--- TASK MATERIAL Enclosed Below ---

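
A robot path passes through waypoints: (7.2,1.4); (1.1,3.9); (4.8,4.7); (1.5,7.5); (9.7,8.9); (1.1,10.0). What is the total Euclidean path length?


Segment lengths:
  seg1 = sqrt((-6.1)^2 + (2.5)^2) = 6.5924
  seg2 = sqrt((3.7)^2 + (0.8)^2) = 3.7855
  seg3 = sqrt((-3.3)^2 + (2.8)^2) = 4.3278
  seg4 = sqrt((8.2)^2 + (1.4)^2) = 8.3187
  seg5 = sqrt((-8.6)^2 + (1.1)^2) = 8.6701
Total = 31.6945


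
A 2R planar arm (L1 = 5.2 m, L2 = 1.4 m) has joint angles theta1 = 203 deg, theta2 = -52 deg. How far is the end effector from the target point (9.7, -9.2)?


End effector via forward kinematics:
x = L1*cos(t1) + L2*cos(t1+t2) = -6.0111
y = L1*sin(t1) + L2*sin(t1+t2) = -1.3531
Distance to target:
d = sqrt((9.7 - -6.0111)^2 + (-9.2 - -1.3531)^2)
= sqrt(246.8384 + 61.5743)
= 17.5617 m


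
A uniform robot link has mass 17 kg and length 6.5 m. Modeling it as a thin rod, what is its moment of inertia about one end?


I = (1/3) * m * L^2
= (1/3) * 17 * 6.5^2
= 0.333333 * 17 * 42.25
= 239.4167 kg*m^2


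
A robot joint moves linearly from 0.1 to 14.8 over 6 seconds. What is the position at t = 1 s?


s = t/T = 1/6 = 0.1667
p(t) = p0 + (pf-p0)*s
= 0.1 + (14.8 - 0.1) * 0.1667
= 2.55


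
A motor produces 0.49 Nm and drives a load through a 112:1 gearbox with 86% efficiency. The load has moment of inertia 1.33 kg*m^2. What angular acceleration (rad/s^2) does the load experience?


tau_out = tau_motor * N * eta
= 0.49 * 112 * 0.86 = 47.1968 Nm
alpha = tau_out / I = 47.1968 / 1.33
= 35.4863 rad/s^2


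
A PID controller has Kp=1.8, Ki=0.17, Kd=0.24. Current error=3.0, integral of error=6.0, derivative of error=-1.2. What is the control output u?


u = Kp*e + Ki*int(e) + Kd*de/dt
= 1.8*3.0 + 0.17*6.0 + 0.24*(-1.2)
= 5.4 + 1.02 + -0.288
= 6.132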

--- End of Enclosed TASK MATERIAL ---

▸ PROBLEM: All of the entries above should be written out again exactly.

▸ OUTPUT OF THE EXERCISE:
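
A robot path passes through waypoints: (7.2,1.4); (1.1,3.9); (4.8,4.7); (1.5,7.5); (9.7,8.9); (1.1,10.0). What is the total Euclidean path length?


Segment lengths:
  seg1 = sqrt((-6.1)^2 + (2.5)^2) = 6.5924
  seg2 = sqrt((3.7)^2 + (0.8)^2) = 3.7855
  seg3 = sqrt((-3.3)^2 + (2.8)^2) = 4.3278
  seg4 = sqrt((8.2)^2 + (1.4)^2) = 8.3187
  seg5 = sqrt((-8.6)^2 + (1.1)^2) = 8.6701
Total = 31.6945


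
A 2R planar arm (L1 = 5.2 m, L2 = 1.4 m) has joint angles theta1 = 203 deg, theta2 = -52 deg. How far is the end effector from the target point (9.7, -9.2)?


End effector via forward kinematics:
x = L1*cos(t1) + L2*cos(t1+t2) = -6.0111
y = L1*sin(t1) + L2*sin(t1+t2) = -1.3531
Distance to target:
d = sqrt((9.7 - -6.0111)^2 + (-9.2 - -1.3531)^2)
= sqrt(246.8384 + 61.5743)
= 17.5617 m


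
A uniform robot link has mass 17 kg and length 6.5 m. Modeling it as a thin rod, what is its moment of inertia about one end?


I = (1/3) * m * L^2
= (1/3) * 17 * 6.5^2
= 0.333333 * 17 * 42.25
= 239.4167 kg*m^2


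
A robot joint moves linearly from 0.1 to 14.8 over 6 seconds. What is the position at t = 1 s?


s = t/T = 1/6 = 0.1667
p(t) = p0 + (pf-p0)*s
= 0.1 + (14.8 - 0.1) * 0.1667
= 2.55


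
A motor produces 0.49 Nm and drives a load through a 112:1 gearbox with 86% efficiency. The load has moment of inertia 1.33 kg*m^2. What angular acceleration (rad/s^2) does the load experience?


tau_out = tau_motor * N * eta
= 0.49 * 112 * 0.86 = 47.1968 Nm
alpha = tau_out / I = 47.1968 / 1.33
= 35.4863 rad/s^2


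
A PID controller has Kp=1.8, Ki=0.17, Kd=0.24. Current error=3.0, integral of error=6.0, derivative of error=-1.2. What is the control output u?


u = Kp*e + Ki*int(e) + Kd*de/dt
= 1.8*3.0 + 0.17*6.0 + 0.24*(-1.2)
= 5.4 + 1.02 + -0.288
= 6.132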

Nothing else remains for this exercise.